/---
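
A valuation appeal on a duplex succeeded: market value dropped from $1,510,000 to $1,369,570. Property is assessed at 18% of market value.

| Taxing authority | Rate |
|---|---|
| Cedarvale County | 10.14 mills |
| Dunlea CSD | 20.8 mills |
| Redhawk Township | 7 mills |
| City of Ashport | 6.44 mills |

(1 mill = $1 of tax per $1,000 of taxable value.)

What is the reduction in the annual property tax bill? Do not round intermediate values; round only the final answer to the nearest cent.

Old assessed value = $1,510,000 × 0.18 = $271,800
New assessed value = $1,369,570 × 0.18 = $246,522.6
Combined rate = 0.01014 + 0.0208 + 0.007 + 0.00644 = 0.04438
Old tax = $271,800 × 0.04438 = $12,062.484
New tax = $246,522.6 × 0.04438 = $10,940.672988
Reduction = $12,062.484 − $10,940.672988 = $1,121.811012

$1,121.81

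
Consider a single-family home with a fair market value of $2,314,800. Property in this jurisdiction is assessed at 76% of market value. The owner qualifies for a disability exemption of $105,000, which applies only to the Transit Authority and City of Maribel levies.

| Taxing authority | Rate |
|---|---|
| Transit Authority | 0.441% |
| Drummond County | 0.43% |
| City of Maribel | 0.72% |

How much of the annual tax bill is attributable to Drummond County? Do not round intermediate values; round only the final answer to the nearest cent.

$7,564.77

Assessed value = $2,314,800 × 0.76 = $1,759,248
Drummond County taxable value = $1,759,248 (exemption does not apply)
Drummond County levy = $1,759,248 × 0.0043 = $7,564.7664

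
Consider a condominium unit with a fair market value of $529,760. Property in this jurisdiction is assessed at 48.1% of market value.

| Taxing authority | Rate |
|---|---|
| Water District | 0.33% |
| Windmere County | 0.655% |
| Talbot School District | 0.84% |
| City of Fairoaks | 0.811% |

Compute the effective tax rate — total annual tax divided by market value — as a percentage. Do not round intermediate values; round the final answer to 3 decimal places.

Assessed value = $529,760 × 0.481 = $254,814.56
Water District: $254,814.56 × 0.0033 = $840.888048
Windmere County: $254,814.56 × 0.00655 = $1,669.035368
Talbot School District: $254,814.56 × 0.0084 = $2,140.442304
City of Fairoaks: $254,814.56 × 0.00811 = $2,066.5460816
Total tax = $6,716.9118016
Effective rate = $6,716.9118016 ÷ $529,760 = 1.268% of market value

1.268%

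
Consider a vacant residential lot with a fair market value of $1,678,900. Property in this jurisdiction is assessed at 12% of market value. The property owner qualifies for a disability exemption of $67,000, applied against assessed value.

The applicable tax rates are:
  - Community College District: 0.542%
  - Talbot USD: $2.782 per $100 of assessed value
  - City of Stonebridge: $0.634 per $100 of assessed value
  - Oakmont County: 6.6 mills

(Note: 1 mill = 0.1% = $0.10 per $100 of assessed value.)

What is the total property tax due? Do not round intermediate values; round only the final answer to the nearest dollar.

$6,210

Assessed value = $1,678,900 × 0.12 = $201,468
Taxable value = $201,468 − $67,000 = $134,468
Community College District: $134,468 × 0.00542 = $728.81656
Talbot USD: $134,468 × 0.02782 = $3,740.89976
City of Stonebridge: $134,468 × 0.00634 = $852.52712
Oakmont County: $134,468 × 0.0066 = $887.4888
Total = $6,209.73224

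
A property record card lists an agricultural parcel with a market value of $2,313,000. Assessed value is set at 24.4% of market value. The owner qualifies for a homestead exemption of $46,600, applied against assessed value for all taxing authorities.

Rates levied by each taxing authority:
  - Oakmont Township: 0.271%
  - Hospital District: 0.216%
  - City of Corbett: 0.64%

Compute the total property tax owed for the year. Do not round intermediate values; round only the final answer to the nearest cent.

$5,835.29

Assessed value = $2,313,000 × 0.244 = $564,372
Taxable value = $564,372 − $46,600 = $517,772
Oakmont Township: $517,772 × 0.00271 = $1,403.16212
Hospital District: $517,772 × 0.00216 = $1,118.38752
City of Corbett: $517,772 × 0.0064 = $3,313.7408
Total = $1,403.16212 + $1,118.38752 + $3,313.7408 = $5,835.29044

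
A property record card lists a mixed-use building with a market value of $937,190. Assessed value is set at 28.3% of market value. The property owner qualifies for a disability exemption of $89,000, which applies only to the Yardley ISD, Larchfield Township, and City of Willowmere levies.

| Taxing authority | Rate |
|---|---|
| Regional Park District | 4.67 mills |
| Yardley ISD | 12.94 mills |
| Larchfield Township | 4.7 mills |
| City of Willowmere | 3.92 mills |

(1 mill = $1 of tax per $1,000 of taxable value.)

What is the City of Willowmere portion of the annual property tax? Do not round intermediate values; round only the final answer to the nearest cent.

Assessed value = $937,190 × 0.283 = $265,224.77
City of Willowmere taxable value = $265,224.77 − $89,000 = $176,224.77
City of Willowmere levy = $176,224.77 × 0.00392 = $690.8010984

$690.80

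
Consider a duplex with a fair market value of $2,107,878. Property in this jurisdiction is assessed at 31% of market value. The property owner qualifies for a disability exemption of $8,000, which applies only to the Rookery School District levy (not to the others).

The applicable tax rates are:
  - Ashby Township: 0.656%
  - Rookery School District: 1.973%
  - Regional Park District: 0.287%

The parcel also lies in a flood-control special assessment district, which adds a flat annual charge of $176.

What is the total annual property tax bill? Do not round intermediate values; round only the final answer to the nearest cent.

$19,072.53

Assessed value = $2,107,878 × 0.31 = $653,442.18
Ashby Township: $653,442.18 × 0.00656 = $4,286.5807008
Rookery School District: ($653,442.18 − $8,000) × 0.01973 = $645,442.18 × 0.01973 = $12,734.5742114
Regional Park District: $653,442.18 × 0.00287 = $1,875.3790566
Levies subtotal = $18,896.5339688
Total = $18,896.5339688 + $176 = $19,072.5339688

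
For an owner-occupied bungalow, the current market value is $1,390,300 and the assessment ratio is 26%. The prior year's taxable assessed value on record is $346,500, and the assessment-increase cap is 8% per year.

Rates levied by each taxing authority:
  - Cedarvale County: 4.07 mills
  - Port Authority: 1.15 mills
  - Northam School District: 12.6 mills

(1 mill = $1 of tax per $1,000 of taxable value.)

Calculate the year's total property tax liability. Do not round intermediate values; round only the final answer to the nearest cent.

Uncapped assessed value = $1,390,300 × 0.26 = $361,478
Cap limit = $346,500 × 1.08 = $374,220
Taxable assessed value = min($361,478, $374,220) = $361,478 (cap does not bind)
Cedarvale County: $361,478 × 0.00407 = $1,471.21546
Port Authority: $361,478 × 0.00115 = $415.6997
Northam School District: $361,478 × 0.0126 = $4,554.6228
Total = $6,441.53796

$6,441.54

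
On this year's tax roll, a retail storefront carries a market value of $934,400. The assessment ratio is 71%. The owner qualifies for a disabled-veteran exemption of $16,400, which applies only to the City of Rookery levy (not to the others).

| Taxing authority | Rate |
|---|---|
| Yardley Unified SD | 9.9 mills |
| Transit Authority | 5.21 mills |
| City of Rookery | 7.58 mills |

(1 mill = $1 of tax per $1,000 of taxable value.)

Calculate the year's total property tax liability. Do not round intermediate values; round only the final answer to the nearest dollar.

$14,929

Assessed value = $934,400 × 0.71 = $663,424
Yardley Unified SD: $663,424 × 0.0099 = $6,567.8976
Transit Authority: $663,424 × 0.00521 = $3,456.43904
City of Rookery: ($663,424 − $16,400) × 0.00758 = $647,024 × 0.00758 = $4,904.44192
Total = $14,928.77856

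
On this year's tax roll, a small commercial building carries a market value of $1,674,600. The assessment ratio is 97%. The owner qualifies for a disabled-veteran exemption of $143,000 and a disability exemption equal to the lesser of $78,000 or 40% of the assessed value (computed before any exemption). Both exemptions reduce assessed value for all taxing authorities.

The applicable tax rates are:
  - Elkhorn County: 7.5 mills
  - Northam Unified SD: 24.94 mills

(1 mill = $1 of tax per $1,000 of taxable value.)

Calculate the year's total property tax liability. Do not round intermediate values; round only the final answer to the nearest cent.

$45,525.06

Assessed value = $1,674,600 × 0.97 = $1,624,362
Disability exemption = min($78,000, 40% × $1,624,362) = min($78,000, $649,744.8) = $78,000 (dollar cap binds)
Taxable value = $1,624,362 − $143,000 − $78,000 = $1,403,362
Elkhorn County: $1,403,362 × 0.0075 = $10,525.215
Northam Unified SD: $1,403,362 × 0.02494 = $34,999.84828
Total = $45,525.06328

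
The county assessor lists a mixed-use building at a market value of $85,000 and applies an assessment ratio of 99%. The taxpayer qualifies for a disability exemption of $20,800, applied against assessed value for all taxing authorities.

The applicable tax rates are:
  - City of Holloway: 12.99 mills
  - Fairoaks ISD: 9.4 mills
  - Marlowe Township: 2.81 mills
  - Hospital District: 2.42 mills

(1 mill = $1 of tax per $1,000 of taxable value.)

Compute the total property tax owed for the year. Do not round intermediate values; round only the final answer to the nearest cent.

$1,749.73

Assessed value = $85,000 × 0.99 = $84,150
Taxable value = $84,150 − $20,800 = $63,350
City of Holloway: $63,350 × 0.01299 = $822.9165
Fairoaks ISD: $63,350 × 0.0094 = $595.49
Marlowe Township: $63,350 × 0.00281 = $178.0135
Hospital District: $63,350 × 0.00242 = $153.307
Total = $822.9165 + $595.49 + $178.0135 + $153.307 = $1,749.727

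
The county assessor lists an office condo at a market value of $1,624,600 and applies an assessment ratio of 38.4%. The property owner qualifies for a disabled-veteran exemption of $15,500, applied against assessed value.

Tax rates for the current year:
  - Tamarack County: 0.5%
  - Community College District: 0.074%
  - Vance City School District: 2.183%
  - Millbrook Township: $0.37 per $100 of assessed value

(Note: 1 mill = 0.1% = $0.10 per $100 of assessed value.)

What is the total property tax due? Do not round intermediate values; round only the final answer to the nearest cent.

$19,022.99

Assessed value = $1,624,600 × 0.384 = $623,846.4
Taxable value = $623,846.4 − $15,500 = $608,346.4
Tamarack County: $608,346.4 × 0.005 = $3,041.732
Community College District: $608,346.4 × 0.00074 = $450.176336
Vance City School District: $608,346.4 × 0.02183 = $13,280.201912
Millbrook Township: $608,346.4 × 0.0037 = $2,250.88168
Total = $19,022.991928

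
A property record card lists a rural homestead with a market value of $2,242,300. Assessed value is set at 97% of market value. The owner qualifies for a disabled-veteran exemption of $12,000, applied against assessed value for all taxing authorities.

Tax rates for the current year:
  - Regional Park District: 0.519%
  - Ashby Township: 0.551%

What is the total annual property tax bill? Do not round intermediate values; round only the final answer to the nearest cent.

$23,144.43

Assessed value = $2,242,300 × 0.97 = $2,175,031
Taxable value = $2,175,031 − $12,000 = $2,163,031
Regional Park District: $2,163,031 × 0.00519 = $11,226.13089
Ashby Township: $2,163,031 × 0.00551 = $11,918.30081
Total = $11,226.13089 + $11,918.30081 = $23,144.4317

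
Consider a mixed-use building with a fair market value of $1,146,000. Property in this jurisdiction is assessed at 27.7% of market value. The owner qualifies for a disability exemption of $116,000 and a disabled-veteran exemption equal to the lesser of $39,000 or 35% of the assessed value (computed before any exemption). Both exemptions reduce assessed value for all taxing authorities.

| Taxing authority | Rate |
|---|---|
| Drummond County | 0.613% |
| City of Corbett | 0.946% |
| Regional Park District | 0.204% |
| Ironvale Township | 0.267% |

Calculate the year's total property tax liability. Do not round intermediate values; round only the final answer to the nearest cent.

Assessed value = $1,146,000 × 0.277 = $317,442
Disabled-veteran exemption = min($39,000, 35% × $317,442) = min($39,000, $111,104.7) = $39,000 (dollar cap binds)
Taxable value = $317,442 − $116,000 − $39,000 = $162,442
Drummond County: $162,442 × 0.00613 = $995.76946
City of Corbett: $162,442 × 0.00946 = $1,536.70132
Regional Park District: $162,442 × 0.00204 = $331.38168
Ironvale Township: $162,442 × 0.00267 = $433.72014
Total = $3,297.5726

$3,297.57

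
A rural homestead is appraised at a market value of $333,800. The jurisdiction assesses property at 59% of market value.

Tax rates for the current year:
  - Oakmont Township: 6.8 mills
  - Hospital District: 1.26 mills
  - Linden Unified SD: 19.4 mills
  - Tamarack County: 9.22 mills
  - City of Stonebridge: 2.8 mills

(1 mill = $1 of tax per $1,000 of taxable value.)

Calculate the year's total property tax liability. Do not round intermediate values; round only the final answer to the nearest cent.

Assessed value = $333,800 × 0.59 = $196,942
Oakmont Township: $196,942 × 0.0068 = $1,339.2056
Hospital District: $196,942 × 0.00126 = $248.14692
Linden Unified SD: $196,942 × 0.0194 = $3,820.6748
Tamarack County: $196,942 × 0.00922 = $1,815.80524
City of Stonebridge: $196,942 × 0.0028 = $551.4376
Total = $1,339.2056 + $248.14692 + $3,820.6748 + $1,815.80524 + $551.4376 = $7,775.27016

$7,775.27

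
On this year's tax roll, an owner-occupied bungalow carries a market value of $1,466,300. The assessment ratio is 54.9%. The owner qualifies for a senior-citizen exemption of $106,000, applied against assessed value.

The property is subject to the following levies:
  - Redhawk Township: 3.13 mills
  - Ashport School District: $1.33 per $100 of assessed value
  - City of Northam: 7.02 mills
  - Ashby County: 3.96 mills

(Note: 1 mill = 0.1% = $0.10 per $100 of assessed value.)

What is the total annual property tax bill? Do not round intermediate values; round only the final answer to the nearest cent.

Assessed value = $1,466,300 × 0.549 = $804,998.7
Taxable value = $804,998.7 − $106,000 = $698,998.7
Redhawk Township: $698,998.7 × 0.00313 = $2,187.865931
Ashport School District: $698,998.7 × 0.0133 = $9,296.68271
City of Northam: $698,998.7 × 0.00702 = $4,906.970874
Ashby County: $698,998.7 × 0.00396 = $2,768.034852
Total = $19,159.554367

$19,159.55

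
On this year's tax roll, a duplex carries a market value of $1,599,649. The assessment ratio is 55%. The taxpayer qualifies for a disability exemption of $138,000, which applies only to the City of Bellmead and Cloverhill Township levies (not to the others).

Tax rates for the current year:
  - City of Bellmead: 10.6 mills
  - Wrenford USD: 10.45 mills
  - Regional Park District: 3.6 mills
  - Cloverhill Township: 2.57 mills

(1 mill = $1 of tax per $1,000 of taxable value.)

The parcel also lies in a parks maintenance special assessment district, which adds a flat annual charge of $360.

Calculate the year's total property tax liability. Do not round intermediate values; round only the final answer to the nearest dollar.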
\---
What are the lines from the one containing "- Ashby County: 3.96 mills" through the end of the material? Reproduce them exactly, both ends included, with nothing added.

__ANSWER BELOW__
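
  - Ashby County: 3.96 mills

(Note: 1 mill = 0.1% = $0.10 per $100 of assessed value.)

What is the total annual property tax bill? Do not round intermediate values; round only the final answer to the nearest cent.

Assessed value = $1,466,300 × 0.549 = $804,998.7
Taxable value = $804,998.7 − $106,000 = $698,998.7
Redhawk Township: $698,998.7 × 0.00313 = $2,187.865931
Ashport School District: $698,998.7 × 0.0133 = $9,296.68271
City of Northam: $698,998.7 × 0.00702 = $4,906.970874
Ashby County: $698,998.7 × 0.00396 = $2,768.034852
Total = $19,159.554367

$19,159.55

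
On this year's tax roll, a duplex carries a market value of $1,599,649. The assessment ratio is 55%. The taxpayer qualifies for a disability exemption of $138,000, which applies only to the City of Bellmead and Cloverhill Township levies (not to the others).

Tax rates for the current year:
  - City of Bellmead: 10.6 mills
  - Wrenford USD: 10.45 mills
  - Regional Park District: 3.6 mills
  - Cloverhill Township: 2.57 mills

(1 mill = $1 of tax per $1,000 of taxable value.)

The parcel also lies in a parks maintenance special assessment district, which adds a flat annual charge of $360.

Calculate the year's total property tax liability. Do not round intermediate values; round only the final answer to the nearest dollar.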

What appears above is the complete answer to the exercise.